- Task item
In the records below, find the line that contains "The code uses" and the line that contains "Encode the 26-bit", then retype exactly those two lines and every line between them.

- Source material

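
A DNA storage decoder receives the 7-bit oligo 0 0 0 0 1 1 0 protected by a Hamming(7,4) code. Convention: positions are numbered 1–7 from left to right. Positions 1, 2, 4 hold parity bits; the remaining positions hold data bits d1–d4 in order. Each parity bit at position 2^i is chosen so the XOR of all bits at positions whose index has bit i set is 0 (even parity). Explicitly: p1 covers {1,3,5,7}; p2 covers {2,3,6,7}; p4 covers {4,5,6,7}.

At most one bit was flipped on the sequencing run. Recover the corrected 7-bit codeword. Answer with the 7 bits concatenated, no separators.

s1 (pos 1,3,5,7): 0⊕0⊕1⊕0 = 1
s2 (pos 2,3,6,7): 0⊕0⊕1⊕0 = 1
s4 (pos 4,5,6,7): 0⊕1⊕1⊕0 = 0
Syndrome s4…s1 = 011 → error at position 3.
Flip position 3: 0000110 → 0010110

0010110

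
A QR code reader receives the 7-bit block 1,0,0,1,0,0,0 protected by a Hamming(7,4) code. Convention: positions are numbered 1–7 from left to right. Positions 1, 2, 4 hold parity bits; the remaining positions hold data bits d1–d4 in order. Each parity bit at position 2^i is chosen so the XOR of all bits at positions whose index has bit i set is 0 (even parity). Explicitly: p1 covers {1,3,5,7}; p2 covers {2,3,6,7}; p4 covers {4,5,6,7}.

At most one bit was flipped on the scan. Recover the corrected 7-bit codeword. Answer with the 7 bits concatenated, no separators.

s1 (pos 1,3,5,7): 1⊕0⊕0⊕0 = 1
s2 (pos 2,3,6,7): 0⊕0⊕0⊕0 = 0
s4 (pos 4,5,6,7): 1⊕0⊕0⊕0 = 1
Syndrome s4…s1 = 101 → error at position 5.
Flip position 5: 1001000 → 1001100

1001100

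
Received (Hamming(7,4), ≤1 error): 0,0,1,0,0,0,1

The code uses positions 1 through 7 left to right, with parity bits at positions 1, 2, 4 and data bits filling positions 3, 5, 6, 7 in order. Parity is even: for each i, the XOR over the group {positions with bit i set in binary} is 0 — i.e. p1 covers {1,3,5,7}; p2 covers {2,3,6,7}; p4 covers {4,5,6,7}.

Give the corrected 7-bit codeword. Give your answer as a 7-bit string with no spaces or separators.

s1 (pos 1,3,5,7): 0⊕1⊕0⊕1 = 0
s2 (pos 2,3,6,7): 0⊕1⊕0⊕1 = 0
s4 (pos 4,5,6,7): 0⊕0⊕0⊕1 = 1
Syndrome s4…s1 = 100 → error at position 4.
Flip position 4: 0010001 → 0011001

0011001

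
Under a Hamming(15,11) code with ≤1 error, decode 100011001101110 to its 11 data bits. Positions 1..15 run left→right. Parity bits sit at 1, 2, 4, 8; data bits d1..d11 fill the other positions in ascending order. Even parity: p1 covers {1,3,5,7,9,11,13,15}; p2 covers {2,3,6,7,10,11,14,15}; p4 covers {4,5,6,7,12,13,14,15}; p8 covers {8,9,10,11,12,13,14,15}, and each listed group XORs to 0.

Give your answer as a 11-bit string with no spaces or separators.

s1 (pos 1,3,5,7,9,11,13,15): 1⊕0⊕1⊕0⊕1⊕0⊕1⊕0 = 0
s2 (pos 2,3,6,7,10,11,14,15): 0⊕0⊕1⊕0⊕1⊕0⊕1⊕0 = 1
s4 (pos 4,5,6,7,12,13,14,15): 0⊕1⊕1⊕0⊕1⊕1⊕1⊕0 = 1
s8 (pos 8,9,10,11,12,13,14,15): 0⊕1⊕1⊕0⊕1⊕1⊕1⊕0 = 1
Syndrome s8…s1 = 1110 → error at position 14.
Flip position 14: 100011001101110 → 100011001101100
Read data bits from positions 3,5,6,7,9,10,11,12,13,14,15: 01101101100

01101101100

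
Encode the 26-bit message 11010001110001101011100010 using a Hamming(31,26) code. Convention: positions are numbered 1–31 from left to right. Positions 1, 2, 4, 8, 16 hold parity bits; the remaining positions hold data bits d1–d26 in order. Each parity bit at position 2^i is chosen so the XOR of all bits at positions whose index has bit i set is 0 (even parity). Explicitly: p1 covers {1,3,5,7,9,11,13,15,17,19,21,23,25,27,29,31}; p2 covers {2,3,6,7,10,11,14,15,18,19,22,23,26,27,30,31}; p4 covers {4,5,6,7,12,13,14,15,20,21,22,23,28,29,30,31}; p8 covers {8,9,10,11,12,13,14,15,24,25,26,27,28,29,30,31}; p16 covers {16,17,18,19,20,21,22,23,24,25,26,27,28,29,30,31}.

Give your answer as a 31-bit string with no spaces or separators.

Place data at non-parity positions: p1 p2 1 p4 1 0 1 p8 0 0 0 1 1 1 0 p16 0 0 1 1 0 1 0 1 1 1 0 0 0 1 0
p1 (pos 1,3,5,7,9,11,13,15,17,19,21,23,25,27,29,31): XOR of data positions = 1⊕1⊕1⊕0⊕0⊕1⊕0⊕0⊕1⊕0⊕0⊕1⊕0⊕0⊕0 = 0
p2 (pos 2,3,6,7,10,11,14,15,18,19,22,23,26,27,30,31): XOR of data positions = 1⊕0⊕1⊕0⊕0⊕1⊕0⊕0⊕1⊕1⊕0⊕1⊕0⊕1⊕0 = 1
p4 (pos 4,5,6,7,12,13,14,15,20,21,22,23,28,29,30,31): XOR of data positions = 1⊕0⊕1⊕1⊕1⊕1⊕0⊕1⊕0⊕1⊕0⊕0⊕0⊕1⊕0 = 0
p8 (pos 8,9,10,11,12,13,14,15,24,25,26,27,28,29,30,31): XOR of data positions = 0⊕0⊕0⊕1⊕1⊕1⊕0⊕1⊕1⊕1⊕0⊕0⊕0⊕1⊕0 = 1
p16 (pos 16,17,18,19,20,21,22,23,24,25,26,27,28,29,30,31): XOR of data positions = 0⊕0⊕1⊕1⊕0⊕1⊕0⊕1⊕1⊕1⊕0⊕0⊕0⊕1⊕0 = 1
Codeword: 0110101100011101001101011100010

0110101100011101001101011100010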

- Answer
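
The code uses positions 1 through 7 left to right, with parity bits at positions 1, 2, 4 and data bits filling positions 3, 5, 6, 7 in order. Parity is even: for each i, the XOR over the group {positions with bit i set in binary} is 0 — i.e. p1 covers {1,3,5,7}; p2 covers {2,3,6,7}; p4 covers {4,5,6,7}.

Give the corrected 7-bit codeword. Give your answer as a 7-bit string with no spaces or separators.

s1 (pos 1,3,5,7): 0⊕1⊕0⊕1 = 0
s2 (pos 2,3,6,7): 0⊕1⊕0⊕1 = 0
s4 (pos 4,5,6,7): 0⊕0⊕0⊕1 = 1
Syndrome s4…s1 = 100 → error at position 4.
Flip position 4: 0010001 → 0011001

0011001

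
Under a Hamming(15,11) code with ≤1 error, decode 100011001101110 to its 11 data bits. Positions 1..15 run left→right. Parity bits sit at 1, 2, 4, 8; data bits d1..d11 fill the other positions in ascending order. Even parity: p1 covers {1,3,5,7,9,11,13,15}; p2 covers {2,3,6,7,10,11,14,15}; p4 covers {4,5,6,7,12,13,14,15}; p8 covers {8,9,10,11,12,13,14,15}, and each listed group XORs to 0.

Give your answer as a 11-bit string with no spaces or separators.

s1 (pos 1,3,5,7,9,11,13,15): 1⊕0⊕1⊕0⊕1⊕0⊕1⊕0 = 0
s2 (pos 2,3,6,7,10,11,14,15): 0⊕0⊕1⊕0⊕1⊕0⊕1⊕0 = 1
s4 (pos 4,5,6,7,12,13,14,15): 0⊕1⊕1⊕0⊕1⊕1⊕1⊕0 = 1
s8 (pos 8,9,10,11,12,13,14,15): 0⊕1⊕1⊕0⊕1⊕1⊕1⊕0 = 1
Syndrome s8…s1 = 1110 → error at position 14.
Flip position 14: 100011001101110 → 100011001101100
Read data bits from positions 3,5,6,7,9,10,11,12,13,14,15: 01101101100

01101101100

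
Encode the 26-bit message 11010001110001101011100010 using a Hamming(31,26) code. Convention: positions are numbered 1–31 from left to right. Positions 1, 2, 4, 8, 16 hold parity bits; the remaining positions hold data bits d1–d26 in order. Each parity bit at position 2^i is chosen so the XOR of all bits at positions whose index has bit i set is 0 (even parity). Explicitly: p1 covers {1,3,5,7,9,11,13,15,17,19,21,23,25,27,29,31}; p2 covers {2,3,6,7,10,11,14,15,18,19,22,23,26,27,30,31}; p4 covers {4,5,6,7,12,13,14,15,20,21,22,23,28,29,30,31}; p8 covers {8,9,10,11,12,13,14,15,24,25,26,27,28,29,30,31}; p16 covers {16,17,18,19,20,21,22,23,24,25,26,27,28,29,30,31}.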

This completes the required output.